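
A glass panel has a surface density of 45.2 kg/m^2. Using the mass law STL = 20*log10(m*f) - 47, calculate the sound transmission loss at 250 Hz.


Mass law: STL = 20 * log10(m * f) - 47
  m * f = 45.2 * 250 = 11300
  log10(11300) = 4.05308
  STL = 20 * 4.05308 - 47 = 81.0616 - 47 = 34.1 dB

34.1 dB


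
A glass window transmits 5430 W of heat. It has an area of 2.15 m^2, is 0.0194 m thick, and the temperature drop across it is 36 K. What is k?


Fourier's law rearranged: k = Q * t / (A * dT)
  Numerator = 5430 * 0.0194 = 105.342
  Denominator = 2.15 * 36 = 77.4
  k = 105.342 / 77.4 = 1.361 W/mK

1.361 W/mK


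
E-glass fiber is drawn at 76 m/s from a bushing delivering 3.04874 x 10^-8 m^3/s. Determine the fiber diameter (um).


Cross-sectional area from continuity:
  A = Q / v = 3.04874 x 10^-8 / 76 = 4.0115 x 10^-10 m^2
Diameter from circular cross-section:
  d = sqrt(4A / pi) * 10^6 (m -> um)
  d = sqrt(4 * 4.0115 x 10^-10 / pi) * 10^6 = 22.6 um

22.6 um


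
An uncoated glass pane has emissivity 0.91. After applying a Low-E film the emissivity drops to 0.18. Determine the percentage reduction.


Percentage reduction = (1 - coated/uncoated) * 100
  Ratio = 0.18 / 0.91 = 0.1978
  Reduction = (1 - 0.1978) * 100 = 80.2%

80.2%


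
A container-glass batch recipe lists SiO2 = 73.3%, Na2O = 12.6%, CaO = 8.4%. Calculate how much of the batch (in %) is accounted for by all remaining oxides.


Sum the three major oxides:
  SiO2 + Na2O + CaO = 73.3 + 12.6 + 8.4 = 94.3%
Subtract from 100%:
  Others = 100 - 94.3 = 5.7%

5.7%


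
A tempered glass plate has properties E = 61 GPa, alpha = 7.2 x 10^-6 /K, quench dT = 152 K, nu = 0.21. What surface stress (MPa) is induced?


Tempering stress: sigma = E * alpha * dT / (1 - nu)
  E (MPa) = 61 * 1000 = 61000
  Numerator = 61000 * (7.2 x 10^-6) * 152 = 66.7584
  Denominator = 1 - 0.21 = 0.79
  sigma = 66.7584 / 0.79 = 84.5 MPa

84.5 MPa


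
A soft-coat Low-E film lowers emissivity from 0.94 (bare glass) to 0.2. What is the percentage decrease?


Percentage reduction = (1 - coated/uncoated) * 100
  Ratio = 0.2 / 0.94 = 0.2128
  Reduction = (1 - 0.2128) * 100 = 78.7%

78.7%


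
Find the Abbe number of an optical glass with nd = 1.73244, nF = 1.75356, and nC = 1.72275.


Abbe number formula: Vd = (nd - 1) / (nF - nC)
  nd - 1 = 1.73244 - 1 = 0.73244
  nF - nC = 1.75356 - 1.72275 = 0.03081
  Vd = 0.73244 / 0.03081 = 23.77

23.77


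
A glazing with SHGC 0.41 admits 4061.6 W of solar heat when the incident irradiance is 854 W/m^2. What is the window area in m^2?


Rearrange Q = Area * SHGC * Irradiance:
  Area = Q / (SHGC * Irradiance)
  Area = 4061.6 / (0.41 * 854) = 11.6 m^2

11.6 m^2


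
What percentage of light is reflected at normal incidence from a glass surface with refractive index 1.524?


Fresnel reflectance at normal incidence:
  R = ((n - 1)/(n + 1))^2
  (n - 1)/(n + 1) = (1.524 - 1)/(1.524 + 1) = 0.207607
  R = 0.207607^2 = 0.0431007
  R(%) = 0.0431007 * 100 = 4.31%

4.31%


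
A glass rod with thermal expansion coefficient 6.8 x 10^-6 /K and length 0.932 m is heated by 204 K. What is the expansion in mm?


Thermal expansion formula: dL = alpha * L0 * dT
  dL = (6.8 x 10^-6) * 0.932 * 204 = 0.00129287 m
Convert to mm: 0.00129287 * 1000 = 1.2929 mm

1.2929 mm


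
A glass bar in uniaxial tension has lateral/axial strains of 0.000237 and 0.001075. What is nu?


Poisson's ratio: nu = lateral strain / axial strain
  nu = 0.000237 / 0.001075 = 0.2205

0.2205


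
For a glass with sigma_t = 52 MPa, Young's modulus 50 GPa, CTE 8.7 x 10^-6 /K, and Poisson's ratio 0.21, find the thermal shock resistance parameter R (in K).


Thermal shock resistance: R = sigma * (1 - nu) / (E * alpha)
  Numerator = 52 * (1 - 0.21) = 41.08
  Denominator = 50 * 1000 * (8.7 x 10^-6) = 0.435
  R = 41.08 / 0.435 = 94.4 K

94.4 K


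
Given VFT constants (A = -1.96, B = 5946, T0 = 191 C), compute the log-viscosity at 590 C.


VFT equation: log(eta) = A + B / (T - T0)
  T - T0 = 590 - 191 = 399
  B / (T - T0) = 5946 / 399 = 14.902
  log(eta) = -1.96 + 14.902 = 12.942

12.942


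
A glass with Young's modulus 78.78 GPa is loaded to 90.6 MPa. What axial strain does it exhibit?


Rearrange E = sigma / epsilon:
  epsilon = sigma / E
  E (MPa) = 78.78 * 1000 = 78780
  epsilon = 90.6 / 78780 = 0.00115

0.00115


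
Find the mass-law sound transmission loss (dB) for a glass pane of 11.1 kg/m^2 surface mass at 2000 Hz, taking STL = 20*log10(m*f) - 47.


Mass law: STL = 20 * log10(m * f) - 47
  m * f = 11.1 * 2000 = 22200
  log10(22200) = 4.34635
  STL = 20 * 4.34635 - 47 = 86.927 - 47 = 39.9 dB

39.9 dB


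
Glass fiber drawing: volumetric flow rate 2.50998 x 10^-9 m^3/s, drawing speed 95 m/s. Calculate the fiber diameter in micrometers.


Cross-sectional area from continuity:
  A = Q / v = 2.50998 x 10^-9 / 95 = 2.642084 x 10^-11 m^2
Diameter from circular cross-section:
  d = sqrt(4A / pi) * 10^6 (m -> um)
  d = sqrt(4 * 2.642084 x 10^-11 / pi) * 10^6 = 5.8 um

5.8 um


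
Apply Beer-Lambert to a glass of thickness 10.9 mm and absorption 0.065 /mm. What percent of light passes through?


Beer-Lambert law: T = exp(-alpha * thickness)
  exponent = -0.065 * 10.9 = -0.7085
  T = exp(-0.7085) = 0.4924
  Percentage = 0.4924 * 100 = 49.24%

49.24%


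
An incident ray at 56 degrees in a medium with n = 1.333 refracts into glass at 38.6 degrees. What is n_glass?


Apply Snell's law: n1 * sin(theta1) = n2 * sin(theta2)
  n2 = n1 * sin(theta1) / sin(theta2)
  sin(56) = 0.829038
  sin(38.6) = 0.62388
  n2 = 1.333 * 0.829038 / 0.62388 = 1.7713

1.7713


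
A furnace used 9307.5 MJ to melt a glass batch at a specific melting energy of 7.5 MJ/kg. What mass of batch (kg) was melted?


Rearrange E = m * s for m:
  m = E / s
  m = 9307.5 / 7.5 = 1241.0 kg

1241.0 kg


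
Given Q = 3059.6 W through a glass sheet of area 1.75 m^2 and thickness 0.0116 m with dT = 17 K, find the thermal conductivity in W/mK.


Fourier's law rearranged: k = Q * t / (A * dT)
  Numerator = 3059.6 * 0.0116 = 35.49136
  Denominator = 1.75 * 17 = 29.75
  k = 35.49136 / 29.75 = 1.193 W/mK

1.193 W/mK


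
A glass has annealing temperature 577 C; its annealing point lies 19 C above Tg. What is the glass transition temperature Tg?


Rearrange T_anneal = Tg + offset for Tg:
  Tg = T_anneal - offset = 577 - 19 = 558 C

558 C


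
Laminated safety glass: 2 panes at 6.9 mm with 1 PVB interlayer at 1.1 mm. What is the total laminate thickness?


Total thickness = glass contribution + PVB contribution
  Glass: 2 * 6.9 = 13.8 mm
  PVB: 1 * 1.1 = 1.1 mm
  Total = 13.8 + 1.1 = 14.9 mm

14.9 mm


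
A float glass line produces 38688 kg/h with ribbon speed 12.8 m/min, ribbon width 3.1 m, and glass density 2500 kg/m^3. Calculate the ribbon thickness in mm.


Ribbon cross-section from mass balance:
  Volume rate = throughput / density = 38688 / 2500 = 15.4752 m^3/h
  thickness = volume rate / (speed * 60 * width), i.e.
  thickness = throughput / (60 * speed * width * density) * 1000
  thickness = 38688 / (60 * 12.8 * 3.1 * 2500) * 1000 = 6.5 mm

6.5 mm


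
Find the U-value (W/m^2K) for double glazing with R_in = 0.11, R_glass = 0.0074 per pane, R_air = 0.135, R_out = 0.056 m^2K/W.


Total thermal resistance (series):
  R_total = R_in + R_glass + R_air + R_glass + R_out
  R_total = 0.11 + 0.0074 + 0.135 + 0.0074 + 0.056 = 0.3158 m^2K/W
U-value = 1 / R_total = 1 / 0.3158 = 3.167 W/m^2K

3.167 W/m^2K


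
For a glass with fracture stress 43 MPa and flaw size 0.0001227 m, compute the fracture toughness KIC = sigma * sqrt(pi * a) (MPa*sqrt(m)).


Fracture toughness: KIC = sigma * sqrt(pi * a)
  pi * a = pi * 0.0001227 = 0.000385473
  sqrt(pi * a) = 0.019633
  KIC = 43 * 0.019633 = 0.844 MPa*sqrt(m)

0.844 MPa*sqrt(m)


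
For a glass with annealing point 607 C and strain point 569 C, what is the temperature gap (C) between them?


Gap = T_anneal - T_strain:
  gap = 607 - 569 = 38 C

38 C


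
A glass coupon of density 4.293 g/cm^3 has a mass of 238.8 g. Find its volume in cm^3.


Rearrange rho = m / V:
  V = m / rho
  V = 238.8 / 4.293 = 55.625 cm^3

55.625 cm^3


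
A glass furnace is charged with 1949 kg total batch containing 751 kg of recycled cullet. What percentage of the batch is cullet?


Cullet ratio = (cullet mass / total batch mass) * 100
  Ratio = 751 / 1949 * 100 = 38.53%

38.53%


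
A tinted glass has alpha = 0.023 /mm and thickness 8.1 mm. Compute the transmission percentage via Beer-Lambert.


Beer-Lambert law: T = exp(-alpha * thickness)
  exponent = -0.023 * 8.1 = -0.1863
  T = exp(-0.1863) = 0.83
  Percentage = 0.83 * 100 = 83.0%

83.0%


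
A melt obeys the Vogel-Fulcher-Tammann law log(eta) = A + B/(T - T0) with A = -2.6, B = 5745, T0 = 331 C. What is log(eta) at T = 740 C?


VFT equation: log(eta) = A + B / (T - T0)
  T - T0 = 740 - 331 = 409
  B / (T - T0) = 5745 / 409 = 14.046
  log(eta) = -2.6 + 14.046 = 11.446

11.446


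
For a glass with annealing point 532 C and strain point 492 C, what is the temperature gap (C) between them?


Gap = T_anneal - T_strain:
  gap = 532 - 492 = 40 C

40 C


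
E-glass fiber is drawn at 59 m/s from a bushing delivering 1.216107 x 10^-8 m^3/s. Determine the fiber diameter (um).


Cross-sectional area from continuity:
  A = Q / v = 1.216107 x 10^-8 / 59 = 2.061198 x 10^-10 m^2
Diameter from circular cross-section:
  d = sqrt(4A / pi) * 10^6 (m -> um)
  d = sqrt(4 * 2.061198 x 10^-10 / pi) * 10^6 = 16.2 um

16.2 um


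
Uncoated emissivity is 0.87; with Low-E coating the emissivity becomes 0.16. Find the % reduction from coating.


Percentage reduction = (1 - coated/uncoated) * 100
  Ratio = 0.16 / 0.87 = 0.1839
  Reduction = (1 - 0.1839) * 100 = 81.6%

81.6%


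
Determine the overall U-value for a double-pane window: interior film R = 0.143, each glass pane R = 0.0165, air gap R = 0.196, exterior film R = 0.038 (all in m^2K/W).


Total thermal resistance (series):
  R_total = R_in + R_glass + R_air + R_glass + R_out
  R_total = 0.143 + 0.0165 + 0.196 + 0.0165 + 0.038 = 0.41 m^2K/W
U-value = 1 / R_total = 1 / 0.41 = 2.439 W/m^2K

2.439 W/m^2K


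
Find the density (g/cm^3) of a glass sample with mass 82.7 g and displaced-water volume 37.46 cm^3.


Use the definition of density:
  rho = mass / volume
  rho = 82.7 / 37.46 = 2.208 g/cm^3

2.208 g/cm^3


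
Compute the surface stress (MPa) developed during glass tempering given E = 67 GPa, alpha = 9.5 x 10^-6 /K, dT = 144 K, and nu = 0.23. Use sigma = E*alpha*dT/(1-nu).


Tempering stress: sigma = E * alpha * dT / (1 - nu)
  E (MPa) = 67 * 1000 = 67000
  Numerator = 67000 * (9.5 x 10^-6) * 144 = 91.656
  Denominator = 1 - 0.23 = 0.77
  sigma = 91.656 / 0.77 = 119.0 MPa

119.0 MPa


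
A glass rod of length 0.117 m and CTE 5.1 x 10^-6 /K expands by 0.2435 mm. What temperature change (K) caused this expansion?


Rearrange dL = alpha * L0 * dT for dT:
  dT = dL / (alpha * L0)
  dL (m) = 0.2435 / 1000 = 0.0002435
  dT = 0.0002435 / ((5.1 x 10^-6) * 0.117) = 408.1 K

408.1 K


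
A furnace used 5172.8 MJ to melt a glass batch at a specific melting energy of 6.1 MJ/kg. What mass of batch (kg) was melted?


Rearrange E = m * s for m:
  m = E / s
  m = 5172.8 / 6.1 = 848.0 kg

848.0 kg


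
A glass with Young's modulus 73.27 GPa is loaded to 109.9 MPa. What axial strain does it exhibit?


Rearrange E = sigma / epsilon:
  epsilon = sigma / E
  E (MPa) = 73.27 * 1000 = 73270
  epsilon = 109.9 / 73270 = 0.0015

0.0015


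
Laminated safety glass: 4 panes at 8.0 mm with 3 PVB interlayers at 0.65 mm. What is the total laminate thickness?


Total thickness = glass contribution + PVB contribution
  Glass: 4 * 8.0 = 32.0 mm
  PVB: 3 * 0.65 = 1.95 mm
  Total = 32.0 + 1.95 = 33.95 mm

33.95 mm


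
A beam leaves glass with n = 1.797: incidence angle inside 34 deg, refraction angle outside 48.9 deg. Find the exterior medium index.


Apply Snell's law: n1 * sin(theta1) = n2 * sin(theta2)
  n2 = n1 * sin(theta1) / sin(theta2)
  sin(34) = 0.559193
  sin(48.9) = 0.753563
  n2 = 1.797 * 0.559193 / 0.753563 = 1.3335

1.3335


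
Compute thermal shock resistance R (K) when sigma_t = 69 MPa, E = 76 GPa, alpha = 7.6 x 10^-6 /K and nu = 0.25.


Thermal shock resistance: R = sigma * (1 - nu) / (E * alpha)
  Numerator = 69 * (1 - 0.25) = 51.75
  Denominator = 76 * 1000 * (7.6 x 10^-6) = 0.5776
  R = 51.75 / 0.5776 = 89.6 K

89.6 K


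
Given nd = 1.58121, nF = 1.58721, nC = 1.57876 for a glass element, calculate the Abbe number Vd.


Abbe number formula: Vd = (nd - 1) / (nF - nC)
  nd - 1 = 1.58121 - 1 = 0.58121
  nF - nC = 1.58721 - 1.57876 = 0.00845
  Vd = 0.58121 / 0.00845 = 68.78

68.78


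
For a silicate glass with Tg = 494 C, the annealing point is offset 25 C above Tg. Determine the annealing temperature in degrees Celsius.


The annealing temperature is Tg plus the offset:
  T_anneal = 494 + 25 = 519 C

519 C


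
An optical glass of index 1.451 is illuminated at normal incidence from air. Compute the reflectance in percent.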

++++

Extract every line from the one containing "A beam leaves" through the last line of the data, inclusive, exactly as written.

*EXPECTED OUTPUT*.
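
A beam leaves glass with n = 1.797: incidence angle inside 34 deg, refraction angle outside 48.9 deg. Find the exterior medium index.


Apply Snell's law: n1 * sin(theta1) = n2 * sin(theta2)
  n2 = n1 * sin(theta1) / sin(theta2)
  sin(34) = 0.559193
  sin(48.9) = 0.753563
  n2 = 1.797 * 0.559193 / 0.753563 = 1.3335

1.3335


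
Compute thermal shock resistance R (K) when sigma_t = 69 MPa, E = 76 GPa, alpha = 7.6 x 10^-6 /K and nu = 0.25.


Thermal shock resistance: R = sigma * (1 - nu) / (E * alpha)
  Numerator = 69 * (1 - 0.25) = 51.75
  Denominator = 76 * 1000 * (7.6 x 10^-6) = 0.5776
  R = 51.75 / 0.5776 = 89.6 K

89.6 K


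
Given nd = 1.58121, nF = 1.58721, nC = 1.57876 for a glass element, calculate the Abbe number Vd.


Abbe number formula: Vd = (nd - 1) / (nF - nC)
  nd - 1 = 1.58121 - 1 = 0.58121
  nF - nC = 1.58721 - 1.57876 = 0.00845
  Vd = 0.58121 / 0.00845 = 68.78

68.78


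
For a silicate glass with Tg = 494 C, the annealing point is offset 25 C above Tg. Determine the annealing temperature in degrees Celsius.


The annealing temperature is Tg plus the offset:
  T_anneal = 494 + 25 = 519 C

519 C


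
An optical glass of index 1.451 is illuminated at normal incidence from air. Compute the reflectance in percent.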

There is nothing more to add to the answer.